**Directions for this task:** Without adding or dropping anything, copy the entries below.

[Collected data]
§ §

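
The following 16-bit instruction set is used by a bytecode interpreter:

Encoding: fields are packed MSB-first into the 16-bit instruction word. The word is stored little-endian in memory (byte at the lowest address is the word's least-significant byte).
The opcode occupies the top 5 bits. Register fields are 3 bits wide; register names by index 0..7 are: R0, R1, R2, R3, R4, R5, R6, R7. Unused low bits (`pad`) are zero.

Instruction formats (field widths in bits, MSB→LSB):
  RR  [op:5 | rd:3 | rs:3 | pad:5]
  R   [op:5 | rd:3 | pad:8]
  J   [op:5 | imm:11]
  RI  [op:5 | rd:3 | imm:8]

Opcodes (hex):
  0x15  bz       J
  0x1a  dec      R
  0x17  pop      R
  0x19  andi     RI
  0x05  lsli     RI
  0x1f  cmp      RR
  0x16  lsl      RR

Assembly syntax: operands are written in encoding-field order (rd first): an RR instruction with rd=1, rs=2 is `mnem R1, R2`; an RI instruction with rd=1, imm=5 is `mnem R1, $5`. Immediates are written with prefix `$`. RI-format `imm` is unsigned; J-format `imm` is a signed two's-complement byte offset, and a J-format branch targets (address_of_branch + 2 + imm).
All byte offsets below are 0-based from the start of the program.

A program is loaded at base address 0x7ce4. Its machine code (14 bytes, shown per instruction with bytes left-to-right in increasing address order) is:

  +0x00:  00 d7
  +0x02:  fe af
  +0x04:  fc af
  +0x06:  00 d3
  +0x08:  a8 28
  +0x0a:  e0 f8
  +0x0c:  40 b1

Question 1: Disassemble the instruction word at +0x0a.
@+0a  little-endian(e0 f8) = 0xf8e0
  op=0xf8e0>>11=0x1f ⇒ cmp (RR)
  rd: (w>>8)&0x7=0x0 → R0
  rs: (w>>5)&0x7=0x7 → R7

cmp R0, R7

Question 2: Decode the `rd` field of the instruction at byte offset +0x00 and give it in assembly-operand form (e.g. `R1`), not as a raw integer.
+0x00: 00 d7 ⇒ word 0xd700 (little)
  opcode bits[15:11]=0x1a: dec/R
  rd: (w>>8)&0x7=0x7 → R7

R7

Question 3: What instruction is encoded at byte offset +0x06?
off 0x06: read 00 d3 as little → 0xd300
  top 5b → 0x1a → dec [R]
  rd@[10:8]=0x3 ⇒ R3

dec R3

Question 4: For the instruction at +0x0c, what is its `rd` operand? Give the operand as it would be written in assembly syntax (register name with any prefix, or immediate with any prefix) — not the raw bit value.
@+0c  little-endian(40 b1) = 0xb140
  top 5b → 0x16 → lsl [RR]
  rd@[10:8]=0x1 ⇒ R1
  rs@[7:5]=0x2 ⇒ R2

R1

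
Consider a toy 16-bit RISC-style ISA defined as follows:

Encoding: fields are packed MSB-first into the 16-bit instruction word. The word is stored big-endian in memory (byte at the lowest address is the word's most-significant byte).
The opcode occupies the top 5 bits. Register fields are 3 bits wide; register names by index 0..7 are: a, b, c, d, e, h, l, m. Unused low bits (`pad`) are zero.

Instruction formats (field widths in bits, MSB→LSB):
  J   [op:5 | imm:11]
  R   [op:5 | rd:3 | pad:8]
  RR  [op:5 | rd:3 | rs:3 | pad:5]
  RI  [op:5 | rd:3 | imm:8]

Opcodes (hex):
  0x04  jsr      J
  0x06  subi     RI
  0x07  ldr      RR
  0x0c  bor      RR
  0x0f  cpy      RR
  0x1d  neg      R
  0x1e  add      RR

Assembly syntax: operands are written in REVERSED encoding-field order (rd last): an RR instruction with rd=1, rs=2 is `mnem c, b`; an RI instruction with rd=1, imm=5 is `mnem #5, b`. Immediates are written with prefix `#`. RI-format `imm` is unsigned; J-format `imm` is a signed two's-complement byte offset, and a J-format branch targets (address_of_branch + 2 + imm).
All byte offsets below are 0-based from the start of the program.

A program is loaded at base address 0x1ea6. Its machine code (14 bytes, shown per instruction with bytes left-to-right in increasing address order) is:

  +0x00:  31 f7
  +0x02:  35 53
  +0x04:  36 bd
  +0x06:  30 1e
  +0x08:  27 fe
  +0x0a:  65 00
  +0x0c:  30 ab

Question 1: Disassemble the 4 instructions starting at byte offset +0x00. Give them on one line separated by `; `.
[00] 31 f7 → 0x31f7
  opcode bits[15:11]=0x6: subi/RI
  rd: (w>>8)&0x7=0x1 → b
  imm: (w>>0)&0xff=0xf7 → #247
[02] 35 53 → 0x3553
  opcode bits[15:11]=0x6: subi/RI
  rd: (w>>8)&0x7=0x5 → h
  imm: (w>>0)&0xff=0x53 → #83
[04] 36 bd → 0x36bd
  opcode bits[15:11]=0x6: subi/RI
  rd: (w>>8)&0x7=0x6 → l
  imm: (w>>0)&0xff=0xbd → #189
[06] 30 1e → 0x301e
  opcode bits[15:11]=0x6: subi/RI
  rd: (w>>8)&0x7=0x0 → a
  imm: (w>>0)&0xff=0x1e → #30

subi #247, b; subi #83, h; subi #189, l; subi #30, a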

§ §

**Response to this task:**
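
The following 16-bit instruction set is used by a bytecode interpreter:

Encoding: fields are packed MSB-first into the 16-bit instruction word. The word is stored little-endian in memory (byte at the lowest address is the word's least-significant byte).
The opcode occupies the top 5 bits. Register fields are 3 bits wide; register names by index 0..7 are: R0, R1, R2, R3, R4, R5, R6, R7. Unused low bits (`pad`) are zero.

Instruction formats (field widths in bits, MSB→LSB):
  RR  [op:5 | rd:3 | rs:3 | pad:5]
  R   [op:5 | rd:3 | pad:8]
  J   [op:5 | imm:11]
  RI  [op:5 | rd:3 | imm:8]

Opcodes (hex):
  0x15  bz       J
  0x1a  dec      R
  0x17  pop      R
  0x19  andi     RI
  0x05  lsli     RI
  0x1f  cmp      RR
  0x16  lsl      RR

Assembly syntax: operands are written in encoding-field order (rd first): an RR instruction with rd=1, rs=2 is `mnem R1, R2`; an RI instruction with rd=1, imm=5 is `mnem R1, $5`. Immediates are written with prefix `$`. RI-format `imm` is unsigned; J-format `imm` is a signed two's-complement byte offset, and a J-format branch targets (address_of_branch + 2 + imm).
All byte offsets below are 0-based from the start of the program.

A program is loaded at base address 0x7ce4. Its machine code (14 bytes, shown per instruction with bytes left-to-right in increasing address order) is:

  +0x00:  00 d7
  +0x02:  fe af
  +0x04:  fc af
  +0x06:  00 d3
  +0x08:  a8 28
  +0x0a:  e0 f8
  +0x0c:  40 b1

Question 1: Disassemble the instruction word at +0x0a.
@+0a  little-endian(e0 f8) = 0xf8e0
  op=0xf8e0>>11=0x1f ⇒ cmp (RR)
  rd: (w>>8)&0x7=0x0 → R0
  rs: (w>>5)&0x7=0x7 → R7

cmp R0, R7

Question 2: Decode the `rd` field of the instruction at byte offset +0x00 and give it in assembly-operand form (e.g. `R1`), not as a raw integer.
+0x00: 00 d7 ⇒ word 0xd700 (little)
  opcode bits[15:11]=0x1a: dec/R
  rd: (w>>8)&0x7=0x7 → R7

R7

Question 3: What instruction is encoded at byte offset +0x06?
off 0x06: read 00 d3 as little → 0xd300
  top 5b → 0x1a → dec [R]
  rd@[10:8]=0x3 ⇒ R3

dec R3

Question 4: For the instruction at +0x0c, what is its `rd` operand? Give the operand as it would be written in assembly syntax (register name with any prefix, or immediate with any prefix) — not the raw bit value.
@+0c  little-endian(40 b1) = 0xb140
  top 5b → 0x16 → lsl [RR]
  rd@[10:8]=0x1 ⇒ R1
  rs@[7:5]=0x2 ⇒ R2

R1

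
Consider a toy 16-bit RISC-style ISA defined as follows:

Encoding: fields are packed MSB-first into the 16-bit instruction word. The word is stored big-endian in memory (byte at the lowest address is the word's most-significant byte).
The opcode occupies the top 5 bits. Register fields are 3 bits wide; register names by index 0..7 are: a, b, c, d, e, h, l, m. Unused low bits (`pad`) are zero.

Instruction formats (field widths in bits, MSB→LSB):
  J   [op:5 | imm:11]
  R   [op:5 | rd:3 | pad:8]
  RR  [op:5 | rd:3 | rs:3 | pad:5]
  RI  [op:5 | rd:3 | imm:8]

Opcodes (hex):
  0x04  jsr      J
  0x06  subi     RI
  0x07  ldr      RR
  0x0c  bor      RR
  0x0f  cpy      RR
  0x1d  neg      R
  0x1e  add      RR

Assembly syntax: operands are written in REVERSED encoding-field order (rd last): an RR instruction with rd=1, rs=2 is `mnem c, b`; an RI instruction with rd=1, imm=5 is `mnem #5, b`. Immediates are written with prefix `#`. RI-format `imm` is unsigned; J-format `imm` is a signed two's-complement byte offset, and a J-format branch targets (address_of_branch + 2 + imm).
All byte offsets below are 0-based from the start of the program.

A program is loaded at base address 0x1ea6. Its machine code (14 bytes, shown per instruction with bytes left-to-right in increasing address order) is:

  +0x00:  31 f7
  +0x02:  35 53
  +0x04:  36 bd
  +0x06:  30 1e
  +0x08:  27 fe
  +0x0a:  65 00
  +0x0c:  30 ab

Question 1: Disassemble the 4 instructions starting at byte offset +0x00. Give them on one line separated by `; `.
[00] 31 f7 → 0x31f7
  opcode bits[15:11]=0x6: subi/RI
  rd: (w>>8)&0x7=0x1 → b
  imm: (w>>0)&0xff=0xf7 → #247
[02] 35 53 → 0x3553
  opcode bits[15:11]=0x6: subi/RI
  rd: (w>>8)&0x7=0x5 → h
  imm: (w>>0)&0xff=0x53 → #83
[04] 36 bd → 0x36bd
  opcode bits[15:11]=0x6: subi/RI
  rd: (w>>8)&0x7=0x6 → l
  imm: (w>>0)&0xff=0xbd → #189
[06] 30 1e → 0x301e
  opcode bits[15:11]=0x6: subi/RI
  rd: (w>>8)&0x7=0x0 → a
  imm: (w>>0)&0xff=0x1e → #30

subi #247, b; subi #83, h; subi #189, l; subi #30, a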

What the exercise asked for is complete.